** TASK INPUT follows **

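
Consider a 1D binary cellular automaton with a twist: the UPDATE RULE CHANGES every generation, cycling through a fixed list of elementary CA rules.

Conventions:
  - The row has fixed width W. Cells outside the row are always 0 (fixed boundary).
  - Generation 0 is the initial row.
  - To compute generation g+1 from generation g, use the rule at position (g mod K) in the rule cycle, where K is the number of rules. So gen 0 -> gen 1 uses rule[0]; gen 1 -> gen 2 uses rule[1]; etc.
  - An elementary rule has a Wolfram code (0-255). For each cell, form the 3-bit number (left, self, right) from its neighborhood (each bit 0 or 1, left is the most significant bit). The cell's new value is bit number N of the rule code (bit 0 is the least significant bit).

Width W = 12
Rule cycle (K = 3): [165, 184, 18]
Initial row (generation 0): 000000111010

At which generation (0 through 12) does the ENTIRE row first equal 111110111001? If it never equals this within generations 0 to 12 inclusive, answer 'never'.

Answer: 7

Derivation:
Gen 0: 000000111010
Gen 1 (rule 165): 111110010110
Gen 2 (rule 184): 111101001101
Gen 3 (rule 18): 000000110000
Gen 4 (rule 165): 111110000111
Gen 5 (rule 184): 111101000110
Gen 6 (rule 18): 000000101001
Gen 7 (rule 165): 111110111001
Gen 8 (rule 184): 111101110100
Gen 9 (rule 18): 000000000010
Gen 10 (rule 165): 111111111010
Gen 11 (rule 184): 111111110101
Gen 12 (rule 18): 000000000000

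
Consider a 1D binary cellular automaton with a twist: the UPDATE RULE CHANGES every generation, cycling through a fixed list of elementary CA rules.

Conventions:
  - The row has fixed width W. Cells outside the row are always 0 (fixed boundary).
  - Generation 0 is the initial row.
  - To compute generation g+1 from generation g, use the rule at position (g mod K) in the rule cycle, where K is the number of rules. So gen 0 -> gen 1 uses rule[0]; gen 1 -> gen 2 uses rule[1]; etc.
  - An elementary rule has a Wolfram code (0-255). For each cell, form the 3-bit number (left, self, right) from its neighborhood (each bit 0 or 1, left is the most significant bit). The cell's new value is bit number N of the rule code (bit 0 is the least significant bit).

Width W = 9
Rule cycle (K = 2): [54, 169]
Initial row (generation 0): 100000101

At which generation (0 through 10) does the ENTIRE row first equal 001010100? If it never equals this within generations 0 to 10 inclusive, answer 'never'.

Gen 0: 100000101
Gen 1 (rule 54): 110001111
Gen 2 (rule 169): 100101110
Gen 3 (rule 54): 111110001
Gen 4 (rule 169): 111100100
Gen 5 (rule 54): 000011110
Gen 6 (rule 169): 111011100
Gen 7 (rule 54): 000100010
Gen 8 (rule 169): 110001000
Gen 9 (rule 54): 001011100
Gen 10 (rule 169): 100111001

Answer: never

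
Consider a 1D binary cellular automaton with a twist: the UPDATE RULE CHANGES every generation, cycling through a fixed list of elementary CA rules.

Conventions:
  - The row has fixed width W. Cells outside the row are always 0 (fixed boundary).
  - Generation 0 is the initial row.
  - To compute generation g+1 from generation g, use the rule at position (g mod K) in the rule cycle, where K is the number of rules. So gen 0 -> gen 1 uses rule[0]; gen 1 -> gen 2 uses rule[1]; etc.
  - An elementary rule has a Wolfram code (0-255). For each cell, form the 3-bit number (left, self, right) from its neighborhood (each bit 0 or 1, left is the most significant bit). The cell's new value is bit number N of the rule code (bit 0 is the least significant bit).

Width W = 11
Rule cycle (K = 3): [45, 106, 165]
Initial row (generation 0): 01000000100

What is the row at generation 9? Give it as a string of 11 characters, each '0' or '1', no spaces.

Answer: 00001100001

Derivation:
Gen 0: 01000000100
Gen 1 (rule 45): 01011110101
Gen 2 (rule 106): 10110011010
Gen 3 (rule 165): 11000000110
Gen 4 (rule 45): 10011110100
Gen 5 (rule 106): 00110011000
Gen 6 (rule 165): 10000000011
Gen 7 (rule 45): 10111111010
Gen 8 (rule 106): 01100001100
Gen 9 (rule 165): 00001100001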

** End of TASK INPUT **

■ **TASK REQUIREMENTS**:
Every record must be given again exactly as it was written.

■ **ANSWER BELOW**:
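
Consider a 1D binary cellular automaton with a twist: the UPDATE RULE CHANGES every generation, cycling through a fixed list of elementary CA rules.

Conventions:
  - The row has fixed width W. Cells outside the row are always 0 (fixed boundary).
  - Generation 0 is the initial row.
  - To compute generation g+1 from generation g, use the rule at position (g mod K) in the rule cycle, where K is the number of rules. So gen 0 -> gen 1 uses rule[0]; gen 1 -> gen 2 uses rule[1]; etc.
  - An elementary rule has a Wolfram code (0-255). For each cell, form the 3-bit number (left, self, right) from its neighborhood (each bit 0 or 1, left is the most significant bit). The cell's new value is bit number N of the rule code (bit 0 is the least significant bit).

Width W = 12
Rule cycle (K = 3): [165, 184, 18]
Initial row (generation 0): 000000111010

At which generation (0 through 12) does the ENTIRE row first equal 111110111001? If it never equals this within generations 0 to 12 inclusive, answer 'never'.

Answer: 7

Derivation:
Gen 0: 000000111010
Gen 1 (rule 165): 111110010110
Gen 2 (rule 184): 111101001101
Gen 3 (rule 18): 000000110000
Gen 4 (rule 165): 111110000111
Gen 5 (rule 184): 111101000110
Gen 6 (rule 18): 000000101001
Gen 7 (rule 165): 111110111001
Gen 8 (rule 184): 111101110100
Gen 9 (rule 18): 000000000010
Gen 10 (rule 165): 111111111010
Gen 11 (rule 184): 111111110101
Gen 12 (rule 18): 000000000000

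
Consider a 1D binary cellular automaton with a twist: the UPDATE RULE CHANGES every generation, cycling through a fixed list of elementary CA rules.

Conventions:
  - The row has fixed width W. Cells outside the row are always 0 (fixed boundary).
  - Generation 0 is the initial row.
  - To compute generation g+1 from generation g, use the rule at position (g mod K) in the rule cycle, where K is the number of rules. So gen 0 -> gen 1 uses rule[0]; gen 1 -> gen 2 uses rule[1]; etc.
  - An elementary rule has a Wolfram code (0-255). For each cell, form the 3-bit number (left, self, right) from its neighborhood (each bit 0 or 1, left is the most significant bit). The cell's new value is bit number N of the rule code (bit 0 is the least significant bit).

Width W = 9
Rule cycle (K = 2): [54, 169]
Initial row (generation 0): 100000101

At which generation (0 through 10) does the ENTIRE row first equal 001010100? If it never equals this within generations 0 to 10 inclusive, answer 'never'.

Gen 0: 100000101
Gen 1 (rule 54): 110001111
Gen 2 (rule 169): 100101110
Gen 3 (rule 54): 111110001
Gen 4 (rule 169): 111100100
Gen 5 (rule 54): 000011110
Gen 6 (rule 169): 111011100
Gen 7 (rule 54): 000100010
Gen 8 (rule 169): 110001000
Gen 9 (rule 54): 001011100
Gen 10 (rule 169): 100111001

Answer: never

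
Consider a 1D binary cellular automaton with a twist: the UPDATE RULE CHANGES every generation, cycling through a fixed list of elementary CA rules.

Conventions:
  - The row has fixed width W. Cells outside the row are always 0 (fixed boundary).
  - Generation 0 is the initial row.
  - To compute generation g+1 from generation g, use the rule at position (g mod K) in the rule cycle, where K is the number of rules. So gen 0 -> gen 1 uses rule[0]; gen 1 -> gen 2 uses rule[1]; etc.
  - An elementary rule has a Wolfram code (0-255). For each cell, form the 3-bit number (left, self, right) from its neighborhood (each bit 0 or 1, left is the most significant bit). The cell's new value is bit number N of the rule code (bit 0 is the least significant bit).

Width W = 11
Rule cycle (K = 3): [45, 106, 165]
Initial row (generation 0): 01000000100

What is the row at generation 9? Give it as a string of 11 characters, each '0' or '1', no spaces.

Answer: 00001100001

Derivation:
Gen 0: 01000000100
Gen 1 (rule 45): 01011110101
Gen 2 (rule 106): 10110011010
Gen 3 (rule 165): 11000000110
Gen 4 (rule 45): 10011110100
Gen 5 (rule 106): 00110011000
Gen 6 (rule 165): 10000000011
Gen 7 (rule 45): 10111111010
Gen 8 (rule 106): 01100001100
Gen 9 (rule 165): 00001100001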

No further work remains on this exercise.